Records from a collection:

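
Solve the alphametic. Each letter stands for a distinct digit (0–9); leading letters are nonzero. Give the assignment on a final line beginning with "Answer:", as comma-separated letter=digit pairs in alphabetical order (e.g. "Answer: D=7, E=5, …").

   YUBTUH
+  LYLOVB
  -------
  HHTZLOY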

- [Problem]: Output all of the data again. Match it exactly.

- [Solution]:
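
Solve the alphametic. Each letter stands for a distinct digit (0–9); leading letters are nonzero. Give the assignment on a final line beginning with "Answer:", as comma-separated letter=digit pairs in alphabetical order (e.g. "Answer: D=7, E=5, …").

   YUBTUH
+  LYLOVB
  -------
  HHTZLOY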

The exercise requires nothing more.